= What is required =
Return the lines from the line containing "Simultaneous sea-level pressure" through the last line of the material below, exactly as they appear and with no others.
*** Given information ***
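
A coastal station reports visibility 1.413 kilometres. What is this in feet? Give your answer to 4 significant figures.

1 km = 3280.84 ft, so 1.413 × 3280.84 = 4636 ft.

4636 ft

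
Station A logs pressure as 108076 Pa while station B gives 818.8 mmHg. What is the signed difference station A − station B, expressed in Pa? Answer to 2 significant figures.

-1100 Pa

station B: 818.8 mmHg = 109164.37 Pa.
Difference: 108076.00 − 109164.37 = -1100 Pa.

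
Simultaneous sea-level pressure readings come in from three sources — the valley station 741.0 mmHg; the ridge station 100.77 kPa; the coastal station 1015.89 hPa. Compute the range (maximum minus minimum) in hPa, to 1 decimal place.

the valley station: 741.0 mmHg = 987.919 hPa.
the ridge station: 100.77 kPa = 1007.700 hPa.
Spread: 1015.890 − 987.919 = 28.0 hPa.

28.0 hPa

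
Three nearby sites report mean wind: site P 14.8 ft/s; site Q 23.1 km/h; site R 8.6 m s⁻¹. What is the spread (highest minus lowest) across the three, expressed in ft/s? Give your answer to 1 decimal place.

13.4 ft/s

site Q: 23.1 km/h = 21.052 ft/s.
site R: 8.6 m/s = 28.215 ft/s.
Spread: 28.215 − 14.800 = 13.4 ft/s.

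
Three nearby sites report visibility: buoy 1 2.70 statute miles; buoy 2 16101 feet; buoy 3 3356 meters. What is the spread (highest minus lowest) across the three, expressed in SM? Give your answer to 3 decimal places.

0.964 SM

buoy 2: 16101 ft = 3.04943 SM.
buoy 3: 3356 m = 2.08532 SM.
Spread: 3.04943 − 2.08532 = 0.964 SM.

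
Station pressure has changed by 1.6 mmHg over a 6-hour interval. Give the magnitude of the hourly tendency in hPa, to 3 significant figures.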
*** End of Given information ***
= Result below =
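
Simultaneous sea-level pressure readings come in from three sources — the valley station 741.0 mmHg; the ridge station 100.77 kPa; the coastal station 1015.89 hPa. Compute the range (maximum minus minimum) in hPa, to 1 decimal place.

the valley station: 741.0 mmHg = 987.919 hPa.
the ridge station: 100.77 kPa = 1007.700 hPa.
Spread: 1015.890 − 987.919 = 28.0 hPa.

28.0 hPa

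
Three nearby sites report mean wind: site P 14.8 ft/s; site Q 23.1 km/h; site R 8.6 m s⁻¹. What is the spread (highest minus lowest) across the three, expressed in ft/s? Give your answer to 1 decimal place.

13.4 ft/s

site Q: 23.1 km/h = 21.052 ft/s.
site R: 8.6 m/s = 28.215 ft/s.
Spread: 28.215 − 14.800 = 13.4 ft/s.

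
Three nearby sites report visibility: buoy 1 2.70 statute miles; buoy 2 16101 feet; buoy 3 3356 meters. What is the spread (highest minus lowest) across the three, expressed in SM? Give your answer to 3 decimal places.

0.964 SM

buoy 2: 16101 ft = 3.04943 SM.
buoy 3: 3356 m = 2.08532 SM.
Spread: 3.04943 − 2.08532 = 0.964 SM.

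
Station pressure has changed by 1.6 mmHg over a 6-hour interval. Give the magnitude of the hourly tendency in hPa, to 3 significant figures.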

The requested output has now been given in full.